*** DATA TO USE ***

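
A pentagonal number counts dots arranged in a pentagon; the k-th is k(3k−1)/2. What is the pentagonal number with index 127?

24130

127·(3·127 − 1)/2 = 127·380/2 = 127·190 = 24130.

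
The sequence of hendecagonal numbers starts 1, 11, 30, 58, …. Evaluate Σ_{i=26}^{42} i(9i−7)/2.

Σ i(9i−7)/2 = (9Σi² − 7Σi) / 2 over i = 26..42.
Σi = 903 − 325 = 578 and Σi² = 25585 − 5525 = 20060.
(9·20060 − 7·578) / 2 = 176494/2 = 88247.

88247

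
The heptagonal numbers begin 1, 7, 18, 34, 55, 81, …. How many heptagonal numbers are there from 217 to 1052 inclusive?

The n-th heptagonal number is n(5n−3)/2.
Smallest index with value ≥ 217: n = 10 (giving 235).
Largest index with value ≤ 1052: n = 20 (giving 970).
Indices 10 through 20: 11 terms.

11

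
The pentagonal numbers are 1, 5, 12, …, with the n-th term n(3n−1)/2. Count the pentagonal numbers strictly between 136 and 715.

12

The n-th pentagonal number is n(3n−1)/2.
Smallest index with value > 136: n = 10 (giving 145).
Largest index with value < 715: n = 21 (giving 651).
Indices 10 through 21: 12 terms.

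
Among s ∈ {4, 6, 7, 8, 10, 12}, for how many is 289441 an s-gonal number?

1

s = 4: P(4, 537) = 288369 and P(4, 538) = 289444; 289441 is not s-gonal.
s = 6: P(6, 380) = 288420 and P(6, 381) = 289941; 289441 is not s-gonal.
s = 7: P(7, 340) = 288490 and P(7, 341) = 290191; 289441 is not s-gonal.
s = 8: P(8, 310) = 287680 and P(8, 311) = 289541; 289441 is not s-gonal.
s = 10: P(10, 269) = 288637 and P(10, 270) = 290790; 289441 is not s-gonal.
s = 12: P(12, 241) = 289441. ✓
Hits: s ∈ {12} → 1.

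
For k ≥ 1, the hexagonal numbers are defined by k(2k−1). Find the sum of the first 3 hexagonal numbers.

22

Σ i(2i−1) = 2Σi² − Σi over i = 1..3.
Σi = 6 and Σi² = 14.
2·14 − 1·6 = 22.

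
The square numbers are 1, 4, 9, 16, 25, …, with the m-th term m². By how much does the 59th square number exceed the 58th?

n² − (n−1)² = 2n − 1, so 59² − 58² = 2·59 − 1 = 117.

117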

*** End of DATA TO USE ***

TASK GOAL:
Give back, word for word, the lines of the records that run from the one holding "The square numbers" to the very last.

SOLUTION FOR THIS PROBLEM:
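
The square numbers are 1, 4, 9, 16, 25, …, with the m-th term m². By how much does the 59th square number exceed the 58th?

n² − (n−1)² = 2n − 1, so 59² − 58² = 2·59 − 1 = 117.

117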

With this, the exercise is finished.